═══ Provided material
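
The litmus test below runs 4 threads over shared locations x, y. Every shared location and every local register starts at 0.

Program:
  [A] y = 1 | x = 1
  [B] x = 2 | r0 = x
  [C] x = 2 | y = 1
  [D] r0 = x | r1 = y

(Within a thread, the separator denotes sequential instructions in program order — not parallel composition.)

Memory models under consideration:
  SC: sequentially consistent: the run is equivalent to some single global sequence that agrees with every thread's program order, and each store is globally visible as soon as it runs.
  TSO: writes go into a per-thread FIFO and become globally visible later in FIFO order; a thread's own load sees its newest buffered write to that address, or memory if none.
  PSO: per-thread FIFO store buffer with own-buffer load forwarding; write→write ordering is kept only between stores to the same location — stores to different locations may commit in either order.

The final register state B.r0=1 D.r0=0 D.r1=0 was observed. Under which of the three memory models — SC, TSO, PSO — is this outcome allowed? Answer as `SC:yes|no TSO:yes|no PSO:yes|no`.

SC:yes TSO:yes PSO:yes

outcome vector order: (B.r0,D.r0,D.r1)
SC (10): <1 0 0>, <1 0 1>, <1 1 1>, <1 2 0>, <1 2 1>, <2 0 0>, <2 0 1>, <2 1 1>, <2 2 0>, <2 2 1>
TSO (10): <1 0 0>, <1 0 1>, <1 1 1>, <1 2 0>, <1 2 1>, <2 0 0>, <2 0 1>, <2 1 1>, <2 2 0>, <2 2 1>
PSO (12): <1 0 0>, <1 0 1>, <1 1 0>, <1 1 1>, <1 2 0>, <1 2 1>, <2 0 0>, <2 0 1>, <2 1 0>, <2 1 1>, <2 2 0>, <2 2 1>
target <1 0 0> ∈ {SC,TSO,PSO}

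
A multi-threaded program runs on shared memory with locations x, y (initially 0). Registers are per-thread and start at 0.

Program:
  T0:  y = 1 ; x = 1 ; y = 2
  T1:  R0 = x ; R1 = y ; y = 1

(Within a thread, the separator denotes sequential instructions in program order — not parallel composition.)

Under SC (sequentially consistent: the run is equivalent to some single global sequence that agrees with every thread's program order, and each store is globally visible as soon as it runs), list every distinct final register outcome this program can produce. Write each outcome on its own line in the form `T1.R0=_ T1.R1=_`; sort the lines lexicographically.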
══════
* [Work to be completed]: Go back to the start of the listing above. Reproduce each line exactly, ending with the line that contains "TSO: writes go".

* [Answer]:
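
The litmus test below runs 4 threads over shared locations x, y. Every shared location and every local register starts at 0.

Program:
  [A] y = 1 | x = 1
  [B] x = 2 | r0 = x
  [C] x = 2 | y = 1
  [D] r0 = x | r1 = y

(Within a thread, the separator denotes sequential instructions in program order — not parallel composition.)

Memory models under consideration:
  SC: sequentially consistent: the run is equivalent to some single global sequence that agrees with every thread's program order, and each store is globally visible as soon as it runs.
  TSO: writes go into a per-thread FIFO and become globally visible later in FIFO order; a thread's own load sees its newest buffered write to that address, or memory if none.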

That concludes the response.